##### Task input #####

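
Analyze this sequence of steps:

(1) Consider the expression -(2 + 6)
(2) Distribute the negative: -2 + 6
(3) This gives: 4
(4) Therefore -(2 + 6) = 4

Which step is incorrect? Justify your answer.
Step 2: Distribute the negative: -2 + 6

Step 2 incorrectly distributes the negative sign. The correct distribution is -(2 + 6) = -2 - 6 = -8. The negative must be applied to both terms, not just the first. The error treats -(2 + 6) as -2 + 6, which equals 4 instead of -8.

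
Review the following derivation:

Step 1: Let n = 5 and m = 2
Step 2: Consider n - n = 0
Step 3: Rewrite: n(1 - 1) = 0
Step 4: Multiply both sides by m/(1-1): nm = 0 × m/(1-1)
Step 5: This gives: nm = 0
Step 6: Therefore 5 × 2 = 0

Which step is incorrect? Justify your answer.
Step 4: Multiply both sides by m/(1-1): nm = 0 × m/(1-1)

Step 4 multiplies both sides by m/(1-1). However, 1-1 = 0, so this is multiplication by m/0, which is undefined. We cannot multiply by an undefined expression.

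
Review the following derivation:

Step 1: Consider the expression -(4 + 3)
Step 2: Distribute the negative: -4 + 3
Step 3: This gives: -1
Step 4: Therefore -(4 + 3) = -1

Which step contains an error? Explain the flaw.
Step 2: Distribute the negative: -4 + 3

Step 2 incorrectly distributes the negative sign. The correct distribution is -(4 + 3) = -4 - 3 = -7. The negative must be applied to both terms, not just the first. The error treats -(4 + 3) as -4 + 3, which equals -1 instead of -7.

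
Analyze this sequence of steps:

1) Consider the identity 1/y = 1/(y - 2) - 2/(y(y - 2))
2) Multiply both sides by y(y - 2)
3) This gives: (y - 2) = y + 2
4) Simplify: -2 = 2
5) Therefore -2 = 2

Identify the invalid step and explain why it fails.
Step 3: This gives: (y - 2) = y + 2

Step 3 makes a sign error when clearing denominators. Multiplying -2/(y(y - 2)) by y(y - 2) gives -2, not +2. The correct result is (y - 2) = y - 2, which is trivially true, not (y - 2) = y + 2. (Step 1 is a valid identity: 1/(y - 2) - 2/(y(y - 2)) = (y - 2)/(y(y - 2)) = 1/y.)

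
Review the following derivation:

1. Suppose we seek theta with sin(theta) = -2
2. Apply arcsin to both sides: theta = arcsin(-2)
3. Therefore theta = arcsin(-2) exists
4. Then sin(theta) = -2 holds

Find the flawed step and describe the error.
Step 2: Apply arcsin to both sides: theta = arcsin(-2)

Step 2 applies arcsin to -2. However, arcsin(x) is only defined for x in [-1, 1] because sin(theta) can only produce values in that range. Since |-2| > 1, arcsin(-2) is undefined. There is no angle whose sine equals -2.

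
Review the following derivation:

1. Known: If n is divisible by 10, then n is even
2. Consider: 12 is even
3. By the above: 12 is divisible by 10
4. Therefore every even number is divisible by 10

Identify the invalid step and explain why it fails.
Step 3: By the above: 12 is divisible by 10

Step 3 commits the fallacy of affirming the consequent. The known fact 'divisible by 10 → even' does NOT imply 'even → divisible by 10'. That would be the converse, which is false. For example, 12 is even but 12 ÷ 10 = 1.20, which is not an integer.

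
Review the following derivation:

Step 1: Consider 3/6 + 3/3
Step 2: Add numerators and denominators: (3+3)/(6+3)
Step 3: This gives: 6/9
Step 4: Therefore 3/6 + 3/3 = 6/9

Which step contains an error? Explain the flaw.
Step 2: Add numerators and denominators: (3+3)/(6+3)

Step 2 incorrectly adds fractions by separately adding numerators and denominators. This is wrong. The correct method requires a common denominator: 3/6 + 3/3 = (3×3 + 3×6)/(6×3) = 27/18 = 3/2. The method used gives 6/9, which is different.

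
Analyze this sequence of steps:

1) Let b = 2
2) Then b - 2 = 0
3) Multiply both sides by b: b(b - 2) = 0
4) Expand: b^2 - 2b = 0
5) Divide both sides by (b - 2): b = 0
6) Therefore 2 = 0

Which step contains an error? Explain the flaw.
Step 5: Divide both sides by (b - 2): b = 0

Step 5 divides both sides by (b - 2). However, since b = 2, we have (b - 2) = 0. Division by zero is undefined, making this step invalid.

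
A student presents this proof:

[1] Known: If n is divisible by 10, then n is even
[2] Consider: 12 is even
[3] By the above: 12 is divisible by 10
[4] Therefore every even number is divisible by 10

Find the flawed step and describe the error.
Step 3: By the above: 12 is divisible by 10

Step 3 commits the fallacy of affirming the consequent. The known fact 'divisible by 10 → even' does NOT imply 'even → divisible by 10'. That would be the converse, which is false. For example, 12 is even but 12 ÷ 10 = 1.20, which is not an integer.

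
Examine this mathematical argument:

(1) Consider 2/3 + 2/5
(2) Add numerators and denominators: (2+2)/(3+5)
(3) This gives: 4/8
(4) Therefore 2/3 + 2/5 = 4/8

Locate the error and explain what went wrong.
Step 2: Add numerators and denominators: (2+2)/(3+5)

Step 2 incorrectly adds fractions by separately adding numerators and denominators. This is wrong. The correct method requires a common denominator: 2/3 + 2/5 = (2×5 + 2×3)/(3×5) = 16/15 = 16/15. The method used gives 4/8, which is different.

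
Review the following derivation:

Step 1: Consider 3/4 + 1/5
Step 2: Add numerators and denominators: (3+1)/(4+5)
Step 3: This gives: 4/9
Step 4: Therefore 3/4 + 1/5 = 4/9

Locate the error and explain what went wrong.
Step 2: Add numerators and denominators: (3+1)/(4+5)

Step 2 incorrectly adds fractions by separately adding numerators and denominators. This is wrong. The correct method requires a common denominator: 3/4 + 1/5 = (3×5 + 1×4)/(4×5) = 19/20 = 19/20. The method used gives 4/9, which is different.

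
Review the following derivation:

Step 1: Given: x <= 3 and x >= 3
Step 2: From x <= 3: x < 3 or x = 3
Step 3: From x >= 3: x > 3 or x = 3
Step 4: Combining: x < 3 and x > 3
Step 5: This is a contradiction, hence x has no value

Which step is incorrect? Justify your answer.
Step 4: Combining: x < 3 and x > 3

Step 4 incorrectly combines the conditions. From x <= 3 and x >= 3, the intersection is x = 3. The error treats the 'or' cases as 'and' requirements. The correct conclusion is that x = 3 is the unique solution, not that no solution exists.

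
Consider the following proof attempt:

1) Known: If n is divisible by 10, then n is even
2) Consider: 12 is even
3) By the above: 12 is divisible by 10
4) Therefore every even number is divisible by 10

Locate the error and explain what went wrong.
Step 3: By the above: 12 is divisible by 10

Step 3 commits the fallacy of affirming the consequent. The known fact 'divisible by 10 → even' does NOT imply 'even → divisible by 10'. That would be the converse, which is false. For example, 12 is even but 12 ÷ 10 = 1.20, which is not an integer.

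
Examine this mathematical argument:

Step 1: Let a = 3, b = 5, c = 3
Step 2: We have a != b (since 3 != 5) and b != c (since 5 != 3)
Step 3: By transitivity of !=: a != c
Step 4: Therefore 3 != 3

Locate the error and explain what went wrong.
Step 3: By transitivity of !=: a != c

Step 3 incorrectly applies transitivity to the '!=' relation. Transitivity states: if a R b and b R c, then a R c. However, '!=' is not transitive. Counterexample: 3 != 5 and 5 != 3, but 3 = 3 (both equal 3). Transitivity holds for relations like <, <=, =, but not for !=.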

#####

▶ [About this task]: If a line in the records includes the string "Consider", copy it.

▶ [Exercise output]:
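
(1) Consider the expression -(2 + 6)
Step 2: Consider n - n = 0
Step 1: Consider the expression -(4 + 3)
1) Consider the identity 1/y = 1/(y - 2) - 2/(y(y - 2))
2. Consider: 12 is even
Step 1: Consider 3/6 + 3/3
[2] Consider: 12 is even
(1) Consider 2/3 + 2/5
Step 1: Consider 3/4 + 1/5
Consider the following proof attempt:
2) Consider: 12 is even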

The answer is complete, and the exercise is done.